WHAT THIS TASK INVOLVES.
Treat the line containing "What sequence of" as the first line and the final line of the material below as the last; reproduce that range exactly.

EXCERPTED RECORDS.
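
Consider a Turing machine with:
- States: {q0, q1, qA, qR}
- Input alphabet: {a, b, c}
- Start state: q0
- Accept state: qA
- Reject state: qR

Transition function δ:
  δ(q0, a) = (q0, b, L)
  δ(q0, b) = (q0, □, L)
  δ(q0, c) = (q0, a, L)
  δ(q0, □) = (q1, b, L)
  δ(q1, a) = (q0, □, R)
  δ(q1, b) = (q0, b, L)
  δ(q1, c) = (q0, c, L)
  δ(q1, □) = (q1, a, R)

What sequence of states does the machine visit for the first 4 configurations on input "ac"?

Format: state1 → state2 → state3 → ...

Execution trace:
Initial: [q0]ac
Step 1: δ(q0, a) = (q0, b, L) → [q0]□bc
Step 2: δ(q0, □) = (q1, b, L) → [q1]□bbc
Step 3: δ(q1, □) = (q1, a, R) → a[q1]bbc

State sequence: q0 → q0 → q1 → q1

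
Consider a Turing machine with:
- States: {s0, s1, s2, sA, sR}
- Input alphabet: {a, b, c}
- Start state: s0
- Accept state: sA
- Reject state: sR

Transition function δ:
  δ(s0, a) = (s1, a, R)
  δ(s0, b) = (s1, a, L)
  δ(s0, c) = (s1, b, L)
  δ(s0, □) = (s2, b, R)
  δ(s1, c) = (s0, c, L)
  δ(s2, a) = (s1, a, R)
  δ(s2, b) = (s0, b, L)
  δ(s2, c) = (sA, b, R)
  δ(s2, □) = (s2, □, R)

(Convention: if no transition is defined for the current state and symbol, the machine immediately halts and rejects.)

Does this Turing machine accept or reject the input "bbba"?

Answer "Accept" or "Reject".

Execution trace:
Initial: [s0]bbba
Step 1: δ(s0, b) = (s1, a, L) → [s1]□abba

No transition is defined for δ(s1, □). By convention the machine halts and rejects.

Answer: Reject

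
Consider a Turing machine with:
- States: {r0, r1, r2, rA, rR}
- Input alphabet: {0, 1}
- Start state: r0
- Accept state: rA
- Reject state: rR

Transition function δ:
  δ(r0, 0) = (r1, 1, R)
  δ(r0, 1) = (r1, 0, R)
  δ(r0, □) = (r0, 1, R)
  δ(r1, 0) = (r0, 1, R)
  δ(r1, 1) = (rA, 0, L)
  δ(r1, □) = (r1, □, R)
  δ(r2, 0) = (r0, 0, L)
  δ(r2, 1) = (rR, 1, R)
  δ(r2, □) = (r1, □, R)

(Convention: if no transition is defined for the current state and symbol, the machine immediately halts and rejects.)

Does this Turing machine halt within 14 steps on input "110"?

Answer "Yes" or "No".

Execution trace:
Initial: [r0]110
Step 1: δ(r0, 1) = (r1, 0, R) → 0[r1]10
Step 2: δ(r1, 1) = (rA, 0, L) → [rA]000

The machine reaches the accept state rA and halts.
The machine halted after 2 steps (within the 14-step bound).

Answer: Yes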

FINISHED EXERCISE.
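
What sequence of states does the machine visit for the first 4 configurations on input "ac"?

Format: state1 → state2 → state3 → ...

Execution trace:
Initial: [q0]ac
Step 1: δ(q0, a) = (q0, b, L) → [q0]□bc
Step 2: δ(q0, □) = (q1, b, L) → [q1]□bbc
Step 3: δ(q1, □) = (q1, a, R) → a[q1]bbc

State sequence: q0 → q0 → q1 → q1

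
Consider a Turing machine with:
- States: {s0, s1, s2, sA, sR}
- Input alphabet: {a, b, c}
- Start state: s0
- Accept state: sA
- Reject state: sR

Transition function δ:
  δ(s0, a) = (s1, a, R)
  δ(s0, b) = (s1, a, L)
  δ(s0, c) = (s1, b, L)
  δ(s0, □) = (s2, b, R)
  δ(s1, c) = (s0, c, L)
  δ(s2, a) = (s1, a, R)
  δ(s2, b) = (s0, b, L)
  δ(s2, c) = (sA, b, R)
  δ(s2, □) = (s2, □, R)

(Convention: if no transition is defined for the current state and symbol, the machine immediately halts and rejects.)

Does this Turing machine accept or reject the input "bbba"?

Answer "Accept" or "Reject".

Execution trace:
Initial: [s0]bbba
Step 1: δ(s0, b) = (s1, a, L) → [s1]□abba

No transition is defined for δ(s1, □). By convention the machine halts and rejects.

Answer: Reject

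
Consider a Turing machine with:
- States: {r0, r1, r2, rA, rR}
- Input alphabet: {0, 1}
- Start state: r0
- Accept state: rA
- Reject state: rR

Transition function δ:
  δ(r0, 0) = (r1, 1, R)
  δ(r0, 1) = (r1, 0, R)
  δ(r0, □) = (r0, 1, R)
  δ(r1, 0) = (r0, 1, R)
  δ(r1, 1) = (rA, 0, L)
  δ(r1, □) = (r1, □, R)
  δ(r2, 0) = (r0, 0, L)
  δ(r2, 1) = (rR, 1, R)
  δ(r2, □) = (r1, □, R)

(Convention: if no transition is defined for the current state and symbol, the machine immediately halts and rejects.)

Does this Turing machine halt within 14 steps on input "110"?

Answer "Yes" or "No".

Execution trace:
Initial: [r0]110
Step 1: δ(r0, 1) = (r1, 0, R) → 0[r1]10
Step 2: δ(r1, 1) = (rA, 0, L) → [rA]000

The machine reaches the accept state rA and halts.
The machine halted after 2 steps (within the 14-step bound).

Answer: Yes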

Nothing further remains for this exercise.